▶ _TASK INPUTS_:
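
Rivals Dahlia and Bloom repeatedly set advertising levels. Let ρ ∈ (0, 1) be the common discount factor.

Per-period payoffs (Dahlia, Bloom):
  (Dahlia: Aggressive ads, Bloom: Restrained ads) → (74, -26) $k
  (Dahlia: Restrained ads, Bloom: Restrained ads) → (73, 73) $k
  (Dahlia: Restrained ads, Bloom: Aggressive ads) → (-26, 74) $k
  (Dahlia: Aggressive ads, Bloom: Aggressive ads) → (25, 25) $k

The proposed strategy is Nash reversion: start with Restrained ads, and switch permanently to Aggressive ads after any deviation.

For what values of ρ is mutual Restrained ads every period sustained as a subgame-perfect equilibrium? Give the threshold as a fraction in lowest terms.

Cooperation forever yields 73 each period: 73/(1−ρ).
Deviating yields 74 once, then 25 forever: 74 + 25ρ/(1−ρ).
No profitable deviation requires 73/(1−ρ) ≥ 74 + 25ρ/(1−ρ).
Multiplying by (1−ρ): 73 ≥ 74(1−ρ) + 25ρ = 74 − 49ρ.
So 49ρ ≥ 1, i.e. ρ ≥ 1/49.

1/49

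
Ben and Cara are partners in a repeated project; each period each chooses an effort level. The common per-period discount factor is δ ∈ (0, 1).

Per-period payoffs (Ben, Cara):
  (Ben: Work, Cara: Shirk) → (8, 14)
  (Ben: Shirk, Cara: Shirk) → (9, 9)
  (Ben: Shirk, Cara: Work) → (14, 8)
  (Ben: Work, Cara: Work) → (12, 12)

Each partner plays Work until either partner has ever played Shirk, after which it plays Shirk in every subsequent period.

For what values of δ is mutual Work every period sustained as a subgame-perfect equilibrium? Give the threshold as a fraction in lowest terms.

2/5

Cooperation forever yields 12 each period: 12/(1−δ).
Deviating yields 14 once, then 9 forever: 14 + 9δ/(1−δ).
No profitable deviation requires 12/(1−δ) ≥ 14 + 9δ/(1−δ).
Multiplying by (1−δ): 12 ≥ 14(1−δ) + 9δ = 14 − 5δ.
So 5δ ≥ 2, i.e. δ ≥ 2/5.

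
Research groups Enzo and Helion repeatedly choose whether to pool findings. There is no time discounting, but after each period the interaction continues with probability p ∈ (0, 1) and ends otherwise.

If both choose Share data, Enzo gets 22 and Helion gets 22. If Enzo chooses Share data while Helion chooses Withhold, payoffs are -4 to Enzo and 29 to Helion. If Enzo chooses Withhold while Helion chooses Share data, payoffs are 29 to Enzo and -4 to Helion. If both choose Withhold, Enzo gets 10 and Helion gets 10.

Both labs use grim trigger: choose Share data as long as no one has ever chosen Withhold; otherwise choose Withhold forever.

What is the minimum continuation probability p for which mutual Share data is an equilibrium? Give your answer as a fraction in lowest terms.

7/19

Expected cooperation value is 22 + p·22 + p²·22 + … = 22/(1−p); deviation gives 29 + p·10/(1−p).
22 ≥ 29(1−p) + 10p ⇒ 19p ≥ 7 ⇒ p ≥ 7/19.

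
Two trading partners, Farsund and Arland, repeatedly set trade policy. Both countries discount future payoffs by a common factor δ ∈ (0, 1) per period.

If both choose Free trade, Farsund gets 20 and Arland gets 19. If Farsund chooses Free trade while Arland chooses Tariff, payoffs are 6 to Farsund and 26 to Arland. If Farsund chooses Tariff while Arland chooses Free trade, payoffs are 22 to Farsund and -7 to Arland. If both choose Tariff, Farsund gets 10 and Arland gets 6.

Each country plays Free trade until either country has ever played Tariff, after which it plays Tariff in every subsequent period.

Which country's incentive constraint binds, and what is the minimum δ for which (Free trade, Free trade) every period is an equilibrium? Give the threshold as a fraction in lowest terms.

For Farsund: deviation gain 22−20 = 2, per-period punishment loss 20−10 = 10. IC gives δ ≥ 2/12 = 1/6.
For Arland: gain 7, loss 13 per period, so δ ≥ 7/20.
The tighter constraint is Arland's, so cooperation needs δ ≥ 7/20.

Arland; δ ≥ 7/20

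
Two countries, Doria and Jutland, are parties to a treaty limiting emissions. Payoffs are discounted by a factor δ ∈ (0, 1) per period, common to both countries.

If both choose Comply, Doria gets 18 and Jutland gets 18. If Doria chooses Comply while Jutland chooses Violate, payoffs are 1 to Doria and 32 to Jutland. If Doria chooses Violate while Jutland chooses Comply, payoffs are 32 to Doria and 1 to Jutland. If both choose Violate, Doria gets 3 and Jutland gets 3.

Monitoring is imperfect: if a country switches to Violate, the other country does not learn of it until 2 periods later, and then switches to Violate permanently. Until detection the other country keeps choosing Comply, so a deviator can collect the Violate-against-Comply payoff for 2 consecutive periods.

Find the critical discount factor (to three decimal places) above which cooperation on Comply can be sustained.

A deviator earns 32 for 2 periods, then 3 forever; cooperating earns 18 forever. Multiplying the IC by (1−δ):
18 ≥ 32(1−δ^2) + 3δ^2, so 29·δ^2 ≥ 14 and δ^2 ≥ 14/29.
δ ≥ (14/29)^(1/2) ≈ 0.695.

0.695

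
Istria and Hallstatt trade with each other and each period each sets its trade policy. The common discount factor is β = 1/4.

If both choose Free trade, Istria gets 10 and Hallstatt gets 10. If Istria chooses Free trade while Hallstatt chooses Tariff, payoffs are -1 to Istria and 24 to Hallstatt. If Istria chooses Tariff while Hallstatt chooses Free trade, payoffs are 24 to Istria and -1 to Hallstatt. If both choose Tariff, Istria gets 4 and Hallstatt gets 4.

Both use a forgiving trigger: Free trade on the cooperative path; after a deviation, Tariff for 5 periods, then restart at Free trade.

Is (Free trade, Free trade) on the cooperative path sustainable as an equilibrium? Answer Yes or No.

A one-shot deviation gives 24 now, then 4 for 5 periods, then back to 10.
Gain from deviating: (24−10) today; loss: (10−4) in each of the next 5 periods.
No-deviation condition: (10−4)(β+…+β^5) ≥ 24−10, i.e. β+…+β^5 ≥ 7/3.
At β = 1/4: β+…+β^5 = 0.3330 < 2.3333.
So cooperation is not sustainable.

No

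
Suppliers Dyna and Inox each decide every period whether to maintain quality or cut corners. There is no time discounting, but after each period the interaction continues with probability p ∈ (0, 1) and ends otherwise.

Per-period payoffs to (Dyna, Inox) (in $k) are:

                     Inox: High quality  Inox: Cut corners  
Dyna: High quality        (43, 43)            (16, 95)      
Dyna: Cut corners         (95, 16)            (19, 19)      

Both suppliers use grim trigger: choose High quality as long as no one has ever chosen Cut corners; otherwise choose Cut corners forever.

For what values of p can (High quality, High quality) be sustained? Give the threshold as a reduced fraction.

With no time discounting, the continuation probability p plays the role of the discount factor.
Grim-trigger IC: 43/(1−p) ≥ 95 + 19p/(1−p) ⇒ p ≥ (95−43)/(95−19) = 13/19.

13/19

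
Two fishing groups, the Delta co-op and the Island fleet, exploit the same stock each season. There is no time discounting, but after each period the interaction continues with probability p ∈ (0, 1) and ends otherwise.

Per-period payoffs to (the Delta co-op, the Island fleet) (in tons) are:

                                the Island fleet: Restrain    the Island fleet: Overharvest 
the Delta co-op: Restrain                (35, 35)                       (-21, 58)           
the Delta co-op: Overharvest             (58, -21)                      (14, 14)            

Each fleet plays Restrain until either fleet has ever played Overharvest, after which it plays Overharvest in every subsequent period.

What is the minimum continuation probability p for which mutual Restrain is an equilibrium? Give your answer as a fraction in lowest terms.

Expected cooperation value is 35 + p·35 + p²·35 + … = 35/(1−p); deviation gives 58 + p·14/(1−p).
35 ≥ 58(1−p) + 14p ⇒ 44p ≥ 23 ⇒ p ≥ 23/44.

23/44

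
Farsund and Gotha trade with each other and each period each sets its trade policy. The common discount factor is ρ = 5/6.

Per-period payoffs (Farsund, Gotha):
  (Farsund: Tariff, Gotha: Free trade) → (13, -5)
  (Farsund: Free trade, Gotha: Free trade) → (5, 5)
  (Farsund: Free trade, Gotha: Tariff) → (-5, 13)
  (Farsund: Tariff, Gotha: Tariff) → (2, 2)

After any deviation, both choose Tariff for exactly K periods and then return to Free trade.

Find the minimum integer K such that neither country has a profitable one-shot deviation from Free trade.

IC: ρ(1−ρ^K)/(1−ρ) ≥ (13−5)/(5−2) = 8/3.
With ρ = 5/6: need 1 − ρ^K ≥ 8/3·(1−5/6)/(5/6), i.e. ρ^K ≤ 0.4667.
Since (5/6)^4 = 0.4823 and (5/6)^5 = 0.4019, the smallest such K is 5.

5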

▶ _AIM OF THE EXERCISE_: The entries above hold the needed span. Transcribe exactly the lines from the one with "If both choose Comply, Doria" to the one with "Istria and Hallstatt", both included.

▶ _OUTPUT FOR THIS TASK_:
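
If both choose Comply, Doria gets 18 and Jutland gets 18. If Doria chooses Comply while Jutland chooses Violate, payoffs are 1 to Doria and 32 to Jutland. If Doria chooses Violate while Jutland chooses Comply, payoffs are 32 to Doria and 1 to Jutland. If both choose Violate, Doria gets 3 and Jutland gets 3.

Monitoring is imperfect: if a country switches to Violate, the other country does not learn of it until 2 periods later, and then switches to Violate permanently. Until detection the other country keeps choosing Comply, so a deviator can collect the Violate-against-Comply payoff for 2 consecutive periods.

Find the critical discount factor (to three decimal places) above which cooperation on Comply can be sustained.

A deviator earns 32 for 2 periods, then 3 forever; cooperating earns 18 forever. Multiplying the IC by (1−δ):
18 ≥ 32(1−δ^2) + 3δ^2, so 29·δ^2 ≥ 14 and δ^2 ≥ 14/29.
δ ≥ (14/29)^(1/2) ≈ 0.695.

0.695

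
Istria and Hallstatt trade with each other and each period each sets its trade policy. The common discount factor is β = 1/4.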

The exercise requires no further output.